** Opening Entries shown block **

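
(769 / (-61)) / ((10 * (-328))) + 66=66.00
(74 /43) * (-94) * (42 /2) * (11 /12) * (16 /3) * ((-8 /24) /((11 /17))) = 3311056 /387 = 8555.70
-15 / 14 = -1.07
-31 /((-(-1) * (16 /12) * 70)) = -93 /280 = -0.33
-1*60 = -60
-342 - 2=-344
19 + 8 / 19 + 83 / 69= 20.62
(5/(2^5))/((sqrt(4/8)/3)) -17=-17+ 15* sqrt(2)/32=-16.34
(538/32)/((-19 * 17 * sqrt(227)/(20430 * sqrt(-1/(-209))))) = -12105 * sqrt(47443)/540056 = -4.88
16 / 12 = 1.33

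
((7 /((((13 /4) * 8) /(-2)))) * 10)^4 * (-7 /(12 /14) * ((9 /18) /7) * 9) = -126052500 /28561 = -4413.45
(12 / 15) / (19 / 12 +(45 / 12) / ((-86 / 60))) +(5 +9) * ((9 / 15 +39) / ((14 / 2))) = 209004 / 2665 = 78.43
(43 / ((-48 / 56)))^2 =2516.69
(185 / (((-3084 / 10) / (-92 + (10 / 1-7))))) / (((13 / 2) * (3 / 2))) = 164650 / 30069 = 5.48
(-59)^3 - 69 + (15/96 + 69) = -6572123/32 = -205378.84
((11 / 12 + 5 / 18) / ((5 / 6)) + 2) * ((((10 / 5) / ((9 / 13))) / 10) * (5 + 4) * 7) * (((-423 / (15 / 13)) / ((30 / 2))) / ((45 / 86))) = -246256829 / 84375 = -2918.60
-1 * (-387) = 387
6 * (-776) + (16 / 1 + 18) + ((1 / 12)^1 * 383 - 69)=-55909 / 12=-4659.08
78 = 78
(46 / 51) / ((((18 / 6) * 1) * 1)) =46 / 153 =0.30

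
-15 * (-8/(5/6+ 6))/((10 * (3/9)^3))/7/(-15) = -648/1435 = -0.45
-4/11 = -0.36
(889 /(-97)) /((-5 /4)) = 3556 /485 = 7.33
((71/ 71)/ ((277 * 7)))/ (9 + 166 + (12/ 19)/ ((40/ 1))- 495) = -190/ 117885383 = -0.00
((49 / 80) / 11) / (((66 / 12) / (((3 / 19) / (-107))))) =-147 / 9839720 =-0.00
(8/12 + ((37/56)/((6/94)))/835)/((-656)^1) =-31753/30674560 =-0.00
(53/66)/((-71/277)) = -14681/4686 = -3.13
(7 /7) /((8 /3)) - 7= -53 /8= -6.62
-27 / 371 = -0.07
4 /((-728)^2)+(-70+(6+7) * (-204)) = -360654111 /132496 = -2722.00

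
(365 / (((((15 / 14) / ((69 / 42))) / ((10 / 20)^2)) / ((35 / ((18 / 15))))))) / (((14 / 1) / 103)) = 4323425 / 144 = 30023.78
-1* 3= -3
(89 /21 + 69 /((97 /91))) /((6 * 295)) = 70246 /1802745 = 0.04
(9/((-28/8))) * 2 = -5.14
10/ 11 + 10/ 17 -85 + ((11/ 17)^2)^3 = -22151579884/ 265513259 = -83.43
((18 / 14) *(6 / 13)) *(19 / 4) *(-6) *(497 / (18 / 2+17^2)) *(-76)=4152222 / 1937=2143.64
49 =49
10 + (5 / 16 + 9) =309 / 16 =19.31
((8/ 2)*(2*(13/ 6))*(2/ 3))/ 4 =26/ 9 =2.89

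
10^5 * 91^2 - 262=828099738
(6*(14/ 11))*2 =168/ 11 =15.27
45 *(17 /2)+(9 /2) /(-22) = 16821 /44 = 382.30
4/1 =4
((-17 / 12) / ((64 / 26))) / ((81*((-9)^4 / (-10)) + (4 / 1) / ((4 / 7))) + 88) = 85 / 7834944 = 0.00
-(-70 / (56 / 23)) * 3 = 345 / 4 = 86.25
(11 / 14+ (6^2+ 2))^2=294849 / 196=1504.33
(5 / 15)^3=1 / 27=0.04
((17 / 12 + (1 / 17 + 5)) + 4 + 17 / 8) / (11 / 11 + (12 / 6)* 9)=5141 / 7752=0.66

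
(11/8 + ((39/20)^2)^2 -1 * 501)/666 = -77626559/106560000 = -0.73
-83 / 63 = -1.32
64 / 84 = 16 / 21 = 0.76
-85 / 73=-1.16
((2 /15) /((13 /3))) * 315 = 126 /13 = 9.69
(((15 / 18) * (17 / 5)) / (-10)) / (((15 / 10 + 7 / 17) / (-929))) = 268481 / 1950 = 137.68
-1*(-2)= 2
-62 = -62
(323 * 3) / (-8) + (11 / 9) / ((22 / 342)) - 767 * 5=-3937.12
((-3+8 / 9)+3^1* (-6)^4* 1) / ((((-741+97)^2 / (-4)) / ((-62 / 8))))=1084163 / 3732624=0.29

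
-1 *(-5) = 5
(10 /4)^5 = 3125 /32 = 97.66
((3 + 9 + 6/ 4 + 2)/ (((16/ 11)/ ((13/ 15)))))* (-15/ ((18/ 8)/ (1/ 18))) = -4433/ 1296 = -3.42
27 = 27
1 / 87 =0.01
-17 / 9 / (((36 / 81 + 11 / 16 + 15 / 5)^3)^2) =-990677827584 / 2610074315515625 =-0.00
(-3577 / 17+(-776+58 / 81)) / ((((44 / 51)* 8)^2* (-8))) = 23074151 / 8921088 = 2.59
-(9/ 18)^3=-1/ 8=-0.12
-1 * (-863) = 863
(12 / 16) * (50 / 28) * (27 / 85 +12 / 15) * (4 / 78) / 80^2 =19 / 1584128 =0.00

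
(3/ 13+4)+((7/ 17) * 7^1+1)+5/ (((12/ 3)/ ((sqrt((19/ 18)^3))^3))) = 651605 * sqrt(38)/ 2519424+1793/ 221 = 9.71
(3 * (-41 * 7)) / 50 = -861 / 50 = -17.22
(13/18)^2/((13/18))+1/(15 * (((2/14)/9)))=443/90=4.92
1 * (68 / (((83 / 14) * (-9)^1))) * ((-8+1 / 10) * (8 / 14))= 5.75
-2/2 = -1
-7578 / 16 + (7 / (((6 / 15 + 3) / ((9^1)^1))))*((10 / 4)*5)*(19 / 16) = -198.58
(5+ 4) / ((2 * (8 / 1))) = 9 / 16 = 0.56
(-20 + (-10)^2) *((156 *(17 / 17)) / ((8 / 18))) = 28080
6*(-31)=-186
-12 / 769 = -0.02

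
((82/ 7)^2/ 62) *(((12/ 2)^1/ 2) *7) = 10086/ 217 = 46.48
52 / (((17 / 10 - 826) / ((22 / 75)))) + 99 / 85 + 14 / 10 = 5352026 / 2101965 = 2.55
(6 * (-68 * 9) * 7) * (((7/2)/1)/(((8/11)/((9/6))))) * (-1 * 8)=1484406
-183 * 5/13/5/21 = -61/91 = -0.67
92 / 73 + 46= 3450 / 73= 47.26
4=4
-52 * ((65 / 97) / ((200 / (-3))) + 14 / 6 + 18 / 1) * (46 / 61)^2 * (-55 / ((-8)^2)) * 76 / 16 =340010343959 / 138599808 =2453.18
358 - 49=309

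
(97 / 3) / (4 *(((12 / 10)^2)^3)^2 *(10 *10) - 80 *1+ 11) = 947265625 / 102464067753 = 0.01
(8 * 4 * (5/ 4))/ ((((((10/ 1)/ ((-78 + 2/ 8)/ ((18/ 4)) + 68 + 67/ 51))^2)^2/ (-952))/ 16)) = -1799938273309149148/ 4029274125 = -446715268.67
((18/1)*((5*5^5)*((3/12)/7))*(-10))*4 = -2812500/7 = -401785.71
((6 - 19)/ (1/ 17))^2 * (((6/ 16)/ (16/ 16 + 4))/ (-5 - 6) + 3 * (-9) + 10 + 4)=-635266.01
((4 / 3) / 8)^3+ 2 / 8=55 / 216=0.25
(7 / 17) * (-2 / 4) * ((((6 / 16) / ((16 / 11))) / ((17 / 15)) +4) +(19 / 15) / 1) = -1255303 / 1109760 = -1.13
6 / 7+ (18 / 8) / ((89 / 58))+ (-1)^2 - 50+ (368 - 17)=379187 / 1246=304.32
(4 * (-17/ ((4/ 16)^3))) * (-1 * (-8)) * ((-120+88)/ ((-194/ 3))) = -1671168/ 97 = -17228.54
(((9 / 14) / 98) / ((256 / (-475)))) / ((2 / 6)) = -12825 / 351232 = -0.04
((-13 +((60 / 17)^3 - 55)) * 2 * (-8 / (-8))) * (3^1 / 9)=-236168 / 14739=-16.02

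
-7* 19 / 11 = -133 / 11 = -12.09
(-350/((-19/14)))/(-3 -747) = -98/285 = -0.34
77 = 77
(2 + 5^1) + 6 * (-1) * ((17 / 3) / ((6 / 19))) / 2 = -281 / 6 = -46.83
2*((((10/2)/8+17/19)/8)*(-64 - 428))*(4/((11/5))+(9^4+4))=-186583005/152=-1227519.77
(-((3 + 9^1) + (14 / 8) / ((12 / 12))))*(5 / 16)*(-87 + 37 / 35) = 2585 / 7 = 369.29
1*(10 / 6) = 5 / 3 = 1.67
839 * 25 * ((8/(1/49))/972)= 2055550/243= 8459.05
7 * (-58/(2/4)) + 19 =-793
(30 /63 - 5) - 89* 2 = -182.52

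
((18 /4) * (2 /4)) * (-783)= -7047 /4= -1761.75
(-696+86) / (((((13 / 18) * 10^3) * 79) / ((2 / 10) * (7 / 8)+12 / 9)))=-0.02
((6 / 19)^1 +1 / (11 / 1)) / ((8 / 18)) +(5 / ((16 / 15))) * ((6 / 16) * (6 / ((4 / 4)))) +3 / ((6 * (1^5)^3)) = 11.96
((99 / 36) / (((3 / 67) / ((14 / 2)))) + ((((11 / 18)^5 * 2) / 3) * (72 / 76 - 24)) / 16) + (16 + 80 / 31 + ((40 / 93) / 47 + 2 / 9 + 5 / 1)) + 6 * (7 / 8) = 96017571147389 / 209235643776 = 458.90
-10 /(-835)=2 /167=0.01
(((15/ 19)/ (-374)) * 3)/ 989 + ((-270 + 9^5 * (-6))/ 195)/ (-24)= 17304282804/ 228404605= 75.76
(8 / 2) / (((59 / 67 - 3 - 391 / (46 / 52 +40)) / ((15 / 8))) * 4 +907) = 1424420 / 314111843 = 0.00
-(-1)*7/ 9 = 7/ 9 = 0.78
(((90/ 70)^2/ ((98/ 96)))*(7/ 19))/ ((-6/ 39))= -25272/ 6517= -3.88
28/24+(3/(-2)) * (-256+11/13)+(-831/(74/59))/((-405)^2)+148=27976183141/52597350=531.89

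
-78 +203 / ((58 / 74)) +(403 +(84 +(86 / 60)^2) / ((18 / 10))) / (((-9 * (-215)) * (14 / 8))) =993646534 / 5485725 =181.13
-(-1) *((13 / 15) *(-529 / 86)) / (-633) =6877 / 816570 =0.01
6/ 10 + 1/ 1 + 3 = 23/ 5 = 4.60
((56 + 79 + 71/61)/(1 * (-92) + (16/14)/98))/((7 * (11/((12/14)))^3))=-112131/1120760564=-0.00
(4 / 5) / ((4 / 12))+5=37 / 5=7.40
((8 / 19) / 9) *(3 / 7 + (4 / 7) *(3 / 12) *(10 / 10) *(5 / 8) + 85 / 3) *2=9694 / 3591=2.70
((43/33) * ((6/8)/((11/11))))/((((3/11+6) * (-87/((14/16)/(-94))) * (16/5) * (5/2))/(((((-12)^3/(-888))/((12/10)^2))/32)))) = 0.00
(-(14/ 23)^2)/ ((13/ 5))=-980/ 6877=-0.14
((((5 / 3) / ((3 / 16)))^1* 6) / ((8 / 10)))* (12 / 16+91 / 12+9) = 10400 / 9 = 1155.56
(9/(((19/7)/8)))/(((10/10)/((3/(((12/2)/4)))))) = 1008/19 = 53.05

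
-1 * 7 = -7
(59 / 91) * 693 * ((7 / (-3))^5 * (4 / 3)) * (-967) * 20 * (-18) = -1687645996960 / 117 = -14424324760.34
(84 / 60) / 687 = 7 / 3435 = 0.00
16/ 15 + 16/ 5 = 4.27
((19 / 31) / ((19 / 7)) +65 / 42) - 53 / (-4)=15.02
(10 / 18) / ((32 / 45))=25 / 32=0.78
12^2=144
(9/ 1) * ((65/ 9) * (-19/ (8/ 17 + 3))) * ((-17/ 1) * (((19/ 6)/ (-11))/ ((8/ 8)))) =-6781385/ 3894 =-1741.50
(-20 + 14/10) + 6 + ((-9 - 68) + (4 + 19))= -333/5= -66.60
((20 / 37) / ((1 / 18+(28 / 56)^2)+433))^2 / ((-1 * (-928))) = 16200 / 9660396728501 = 0.00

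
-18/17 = -1.06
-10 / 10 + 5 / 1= 4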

** Closing Entries shown block **

Reproduce, exactly as they stand in the data above, the lines from the one that holds "((49 / 80) / 11)" to the one that holds "-(-70 / (56 / 23)) * 3 = 345 / 4 = 86.25", inclusive.

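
((49 / 80) / 11) / (((66 / 12) / (((3 / 19) / (-107))))) =-147 / 9839720 =-0.00
(8/12 + ((37/56)/((6/94)))/835)/((-656)^1) =-31753/30674560 =-0.00
(53/66)/((-71/277)) = -14681/4686 = -3.13
(7 /7) /((8 /3)) - 7= -53 /8= -6.62
-27 / 371 = -0.07
4 /((-728)^2)+(-70+(6+7) * (-204)) = -360654111 /132496 = -2722.00

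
(365 / (((((15 / 14) / ((69 / 42))) / ((10 / 20)^2)) / ((35 / ((18 / 15))))))) / (((14 / 1) / 103)) = 4323425 / 144 = 30023.78
-1* 3= -3
(89 /21 + 69 /((97 /91))) /((6 * 295)) = 70246 /1802745 = 0.04
(9/((-28/8))) * 2 = -5.14
10/ 11 + 10/ 17 -85 + ((11/ 17)^2)^3 = -22151579884/ 265513259 = -83.43
((18 / 14) *(6 / 13)) *(19 / 4) *(-6) *(497 / (18 / 2+17^2)) *(-76)=4152222 / 1937=2143.64
49 =49
10 + (5 / 16 + 9) =309 / 16 =19.31
((8/ 2)*(2*(13/ 6))*(2/ 3))/ 4 =26/ 9 =2.89

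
10^5 * 91^2 - 262=828099738
(6*(14/ 11))*2 =168/ 11 =15.27
45 *(17 /2)+(9 /2) /(-22) = 16821 /44 = 382.30
4/1 =4
((-17 / 12) / ((64 / 26))) / ((81*((-9)^4 / (-10)) + (4 / 1) / ((4 / 7))) + 88) = 85 / 7834944 = 0.00
-(-70 / (56 / 23)) * 3 = 345 / 4 = 86.25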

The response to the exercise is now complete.